START Entries supplied

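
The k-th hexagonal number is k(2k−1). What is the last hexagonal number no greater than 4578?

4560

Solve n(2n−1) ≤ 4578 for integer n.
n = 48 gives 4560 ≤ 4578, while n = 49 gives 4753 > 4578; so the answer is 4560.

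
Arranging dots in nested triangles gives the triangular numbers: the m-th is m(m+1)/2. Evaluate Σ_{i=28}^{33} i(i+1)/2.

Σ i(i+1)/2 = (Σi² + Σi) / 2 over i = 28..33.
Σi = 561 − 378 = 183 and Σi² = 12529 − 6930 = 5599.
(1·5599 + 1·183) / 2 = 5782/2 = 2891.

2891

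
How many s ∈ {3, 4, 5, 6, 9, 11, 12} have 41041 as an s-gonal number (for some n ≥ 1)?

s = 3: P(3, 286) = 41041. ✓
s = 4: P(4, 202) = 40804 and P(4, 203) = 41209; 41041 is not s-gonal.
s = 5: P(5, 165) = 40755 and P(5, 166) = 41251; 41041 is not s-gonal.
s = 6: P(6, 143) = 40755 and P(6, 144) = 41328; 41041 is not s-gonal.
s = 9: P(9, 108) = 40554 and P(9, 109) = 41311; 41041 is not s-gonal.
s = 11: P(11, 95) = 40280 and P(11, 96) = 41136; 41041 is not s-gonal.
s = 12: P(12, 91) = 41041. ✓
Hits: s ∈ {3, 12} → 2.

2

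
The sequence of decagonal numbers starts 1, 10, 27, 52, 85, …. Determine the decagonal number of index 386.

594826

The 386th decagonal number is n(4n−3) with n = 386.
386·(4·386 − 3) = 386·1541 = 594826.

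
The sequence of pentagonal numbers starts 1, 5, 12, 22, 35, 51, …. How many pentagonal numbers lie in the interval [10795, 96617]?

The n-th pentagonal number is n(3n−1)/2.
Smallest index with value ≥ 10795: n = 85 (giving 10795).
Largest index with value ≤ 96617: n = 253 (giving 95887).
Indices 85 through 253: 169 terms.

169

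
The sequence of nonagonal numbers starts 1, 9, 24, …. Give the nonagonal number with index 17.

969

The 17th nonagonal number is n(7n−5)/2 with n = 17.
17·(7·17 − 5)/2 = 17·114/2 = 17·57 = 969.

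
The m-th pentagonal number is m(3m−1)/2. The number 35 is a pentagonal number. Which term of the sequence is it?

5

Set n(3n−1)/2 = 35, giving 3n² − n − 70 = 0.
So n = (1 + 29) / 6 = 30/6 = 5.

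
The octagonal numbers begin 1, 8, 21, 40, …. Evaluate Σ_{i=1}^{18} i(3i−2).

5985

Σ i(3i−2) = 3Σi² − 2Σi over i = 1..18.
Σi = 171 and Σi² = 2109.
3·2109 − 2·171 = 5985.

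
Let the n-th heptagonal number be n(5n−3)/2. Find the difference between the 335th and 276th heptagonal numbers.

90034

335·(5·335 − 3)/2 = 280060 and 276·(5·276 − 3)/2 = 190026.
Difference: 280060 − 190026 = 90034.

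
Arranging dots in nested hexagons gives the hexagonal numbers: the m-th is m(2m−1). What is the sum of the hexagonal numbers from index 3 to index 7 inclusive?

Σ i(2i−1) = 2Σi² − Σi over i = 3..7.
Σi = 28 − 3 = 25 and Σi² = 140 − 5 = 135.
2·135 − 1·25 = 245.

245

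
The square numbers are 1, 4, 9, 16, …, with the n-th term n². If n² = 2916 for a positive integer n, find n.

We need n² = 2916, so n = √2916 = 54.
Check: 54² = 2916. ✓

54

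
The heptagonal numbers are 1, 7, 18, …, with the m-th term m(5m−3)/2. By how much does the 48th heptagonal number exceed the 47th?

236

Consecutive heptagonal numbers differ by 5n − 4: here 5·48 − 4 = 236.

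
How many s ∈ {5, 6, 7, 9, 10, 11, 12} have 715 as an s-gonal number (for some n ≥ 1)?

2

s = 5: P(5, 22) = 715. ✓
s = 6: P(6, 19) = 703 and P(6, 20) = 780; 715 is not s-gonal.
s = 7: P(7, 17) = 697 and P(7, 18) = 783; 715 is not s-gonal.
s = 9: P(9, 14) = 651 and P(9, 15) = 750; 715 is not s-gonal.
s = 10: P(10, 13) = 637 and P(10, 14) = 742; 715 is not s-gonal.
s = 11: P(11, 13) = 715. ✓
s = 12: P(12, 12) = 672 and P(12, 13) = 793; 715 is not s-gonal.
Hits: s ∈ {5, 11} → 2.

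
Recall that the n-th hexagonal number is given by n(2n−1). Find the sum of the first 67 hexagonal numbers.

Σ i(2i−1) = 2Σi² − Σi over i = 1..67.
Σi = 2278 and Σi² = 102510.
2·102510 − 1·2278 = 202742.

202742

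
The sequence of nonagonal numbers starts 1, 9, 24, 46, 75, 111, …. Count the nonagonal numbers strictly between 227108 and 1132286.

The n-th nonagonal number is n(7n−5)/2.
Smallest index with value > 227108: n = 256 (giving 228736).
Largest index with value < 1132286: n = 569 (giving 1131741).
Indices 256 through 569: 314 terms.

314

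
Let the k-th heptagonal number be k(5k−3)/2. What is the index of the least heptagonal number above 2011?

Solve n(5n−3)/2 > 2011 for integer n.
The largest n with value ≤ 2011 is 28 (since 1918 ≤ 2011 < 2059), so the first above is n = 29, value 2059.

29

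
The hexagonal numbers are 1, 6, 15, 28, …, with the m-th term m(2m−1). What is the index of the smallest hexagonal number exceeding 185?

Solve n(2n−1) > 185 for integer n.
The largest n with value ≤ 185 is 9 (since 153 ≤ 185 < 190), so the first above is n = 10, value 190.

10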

END Entries supplied

:: Your instructions ::
Give the data back in full, exactly as written.

:: Problem solution ::
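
The k-th hexagonal number is k(2k−1). What is the last hexagonal number no greater than 4578?

4560

Solve n(2n−1) ≤ 4578 for integer n.
n = 48 gives 4560 ≤ 4578, while n = 49 gives 4753 > 4578; so the answer is 4560.

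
Arranging dots in nested triangles gives the triangular numbers: the m-th is m(m+1)/2. Evaluate Σ_{i=28}^{33} i(i+1)/2.

Σ i(i+1)/2 = (Σi² + Σi) / 2 over i = 28..33.
Σi = 561 − 378 = 183 and Σi² = 12529 − 6930 = 5599.
(1·5599 + 1·183) / 2 = 5782/2 = 2891.

2891

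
How many s ∈ {3, 4, 5, 6, 9, 11, 12} have 41041 as an s-gonal number (for some n ≥ 1)?

s = 3: P(3, 286) = 41041. ✓
s = 4: P(4, 202) = 40804 and P(4, 203) = 41209; 41041 is not s-gonal.
s = 5: P(5, 165) = 40755 and P(5, 166) = 41251; 41041 is not s-gonal.
s = 6: P(6, 143) = 40755 and P(6, 144) = 41328; 41041 is not s-gonal.
s = 9: P(9, 108) = 40554 and P(9, 109) = 41311; 41041 is not s-gonal.
s = 11: P(11, 95) = 40280 and P(11, 96) = 41136; 41041 is not s-gonal.
s = 12: P(12, 91) = 41041. ✓
Hits: s ∈ {3, 12} → 2.

2

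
The sequence of decagonal numbers starts 1, 10, 27, 52, 85, …. Determine the decagonal number of index 386.

594826

The 386th decagonal number is n(4n−3) with n = 386.
386·(4·386 − 3) = 386·1541 = 594826.

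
The sequence of pentagonal numbers starts 1, 5, 12, 22, 35, 51, …. How many pentagonal numbers lie in the interval [10795, 96617]?

The n-th pentagonal number is n(3n−1)/2.
Smallest index with value ≥ 10795: n = 85 (giving 10795).
Largest index with value ≤ 96617: n = 253 (giving 95887).
Indices 85 through 253: 169 terms.

169

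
The sequence of nonagonal numbers starts 1, 9, 24, …. Give the nonagonal number with index 17.

969

The 17th nonagonal number is n(7n−5)/2 with n = 17.
17·(7·17 − 5)/2 = 17·114/2 = 17·57 = 969.

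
The m-th pentagonal number is m(3m−1)/2. The number 35 is a pentagonal number. Which term of the sequence is it?

5

Set n(3n−1)/2 = 35, giving 3n² − n − 70 = 0.
So n = (1 + 29) / 6 = 30/6 = 5.

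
The octagonal numbers begin 1, 8, 21, 40, …. Evaluate Σ_{i=1}^{18} i(3i−2).

5985

Σ i(3i−2) = 3Σi² − 2Σi over i = 1..18.
Σi = 171 and Σi² = 2109.
3·2109 − 2·171 = 5985.

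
Let the n-th heptagonal number be n(5n−3)/2. Find the difference between the 335th and 276th heptagonal numbers.

90034

335·(5·335 − 3)/2 = 280060 and 276·(5·276 − 3)/2 = 190026.
Difference: 280060 − 190026 = 90034.

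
Arranging dots in nested hexagons gives the hexagonal numbers: the m-th is m(2m−1). What is the sum of the hexagonal numbers from index 3 to index 7 inclusive?

Σ i(2i−1) = 2Σi² − Σi over i = 3..7.
Σi = 28 − 3 = 25 and Σi² = 140 − 5 = 135.
2·135 − 1·25 = 245.

245

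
The square numbers are 1, 4, 9, 16, …, with the n-th term n². If n² = 2916 for a positive integer n, find n.

We need n² = 2916, so n = √2916 = 54.
Check: 54² = 2916. ✓

54

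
The heptagonal numbers are 1, 7, 18, …, with the m-th term m(5m−3)/2. By how much does the 48th heptagonal number exceed the 47th?

236

Consecutive heptagonal numbers differ by 5n − 4: here 5·48 − 4 = 236.

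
How many s ∈ {5, 6, 7, 9, 10, 11, 12} have 715 as an s-gonal number (for some n ≥ 1)?

2

s = 5: P(5, 22) = 715. ✓
s = 6: P(6, 19) = 703 and P(6, 20) = 780; 715 is not s-gonal.
s = 7: P(7, 17) = 697 and P(7, 18) = 783; 715 is not s-gonal.
s = 9: P(9, 14) = 651 and P(9, 15) = 750; 715 is not s-gonal.
s = 10: P(10, 13) = 637 and P(10, 14) = 742; 715 is not s-gonal.
s = 11: P(11, 13) = 715. ✓
s = 12: P(12, 12) = 672 and P(12, 13) = 793; 715 is not s-gonal.
Hits: s ∈ {5, 11} → 2.

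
Recall that the n-th hexagonal number is given by n(2n−1). Find the sum of the first 67 hexagonal numbers.

Σ i(2i−1) = 2Σi² − Σi over i = 1..67.
Σi = 2278 and Σi² = 102510.
2·102510 − 1·2278 = 202742.

202742

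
The sequence of nonagonal numbers starts 1, 9, 24, 46, 75, 111, …. Count the nonagonal numbers strictly between 227108 and 1132286.

The n-th nonagonal number is n(7n−5)/2.
Smallest index with value > 227108: n = 256 (giving 228736).
Largest index with value < 1132286: n = 569 (giving 1131741).
Indices 256 through 569: 314 terms.

314

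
Let the k-th heptagonal number be k(5k−3)/2. What is the index of the least heptagonal number above 2011?

Solve n(5n−3)/2 > 2011 for integer n.
The largest n with value ≤ 2011 is 28 (since 1918 ≤ 2011 < 2059), so the first above is n = 29, value 2059.

29

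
The hexagonal numbers are 1, 6, 15, 28, …, with the m-th term m(2m−1). What is the index of the smallest hexagonal number exceeding 185?

Solve n(2n−1) > 185 for integer n.
The largest n with value ≤ 185 is 9 (since 153 ≤ 185 < 190), so the first above is n = 10, value 190.

10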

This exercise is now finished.